[Opening INPUT RECORDS section]

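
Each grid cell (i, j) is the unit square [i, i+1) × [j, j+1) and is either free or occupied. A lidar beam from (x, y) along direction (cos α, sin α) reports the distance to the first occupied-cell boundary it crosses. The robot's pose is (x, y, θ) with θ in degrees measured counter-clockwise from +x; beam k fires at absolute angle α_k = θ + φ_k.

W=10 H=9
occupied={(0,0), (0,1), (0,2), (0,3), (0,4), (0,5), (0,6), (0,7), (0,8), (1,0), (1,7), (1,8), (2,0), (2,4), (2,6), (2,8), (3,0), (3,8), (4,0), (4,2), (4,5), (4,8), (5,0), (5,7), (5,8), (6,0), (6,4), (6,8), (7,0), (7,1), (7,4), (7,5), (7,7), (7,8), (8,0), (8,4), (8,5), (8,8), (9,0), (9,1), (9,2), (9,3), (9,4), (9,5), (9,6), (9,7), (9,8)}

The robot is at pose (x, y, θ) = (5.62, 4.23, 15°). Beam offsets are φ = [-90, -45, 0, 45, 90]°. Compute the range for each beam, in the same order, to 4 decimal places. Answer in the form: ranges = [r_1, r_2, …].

beam 1: φ=-90°, α=285°
  direction (0.2588, -0.9659); cell (5,4); t to first gridline: x 1.4682, y 0.2381 (then +3.8637 / +1.0353)
    (5,3) via y @ 0.2381
    (5,2) via y @ 1.2734
    (6,2) via x @ 1.4682
    (6,1) via y @ 2.3087
    (6,0) via y @ 3.3439  # hit
  → r_1 = 3.3439
beam 2: φ=-45°, α=330°
  direction (0.8660, -0.5000); cell (5,4); t to first gridline: x 0.4388, y 0.4600 (then +1.1547 / +2.0000)
    (6,4) via x @ 0.4388  # hit
  → r_2 = 0.4388
beam 3: φ=0°, α=15°
  direction (0.9659, 0.2588); cell (5,4); t to first gridline: x 0.3934, y 2.9751 (then +1.0353 / +3.8637)
    (6,4) via x @ 0.3934  # hit
  → r_3 = 0.3934
beam 4: φ=45°, α=60°
  direction (0.5000, 0.8660); cell (5,4); t to first gridline: x 0.7600, y 0.8891 (then +2.0000 / +1.1547)
    (6,4) via x @ 0.7600  # hit
  → r_4 = 0.7600
beam 5: φ=90°, α=105°
  direction (-0.2588, 0.9659); cell (5,4); t to first gridline: x 2.3955, y 0.7972 (then +3.8637 / +1.0353)
    (5,5) via y @ 0.7972
    (5,6) via y @ 1.8324
    (4,6) via x @ 2.3955
    (4,7) via y @ 2.8677
    (4,8) via y @ 3.9030  # hit
  → r_5 = 3.9030

ranges = [3.3439, 0.4388, 0.3934, 0.7600, 3.9030]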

[Closing INPUT RECORDS section]

Where the string "occupied" occurs in the data, return the whole line.

WRITTEN RESPONSE |
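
Each grid cell (i, j) is the unit square [i, i+1) × [j, j+1) and is either free or occupied. A lidar beam from (x, y) along direction (cos α, sin α) reports the distance to the first occupied-cell boundary it crosses. The robot's pose is (x, y, θ) with θ in degrees measured counter-clockwise from +x; beam k fires at absolute angle α_k = θ + φ_k.
occupied={(0,0), (0,1), (0,2), (0,3), (0,4), (0,5), (0,6), (0,7), (0,8), (1,0), (1,7), (1,8), (2,0), (2,4), (2,6), (2,8), (3,0), (3,8), (4,0), (4,2), (4,5), (4,8), (5,0), (5,7), (5,8), (6,0), (6,4), (6,8), (7,0), (7,1), (7,4), (7,5), (7,7), (7,8), (8,0), (8,4), (8,5), (8,8), (9,0), (9,1), (9,2), (9,3), (9,4), (9,5), (9,6), (9,7), (9,8)}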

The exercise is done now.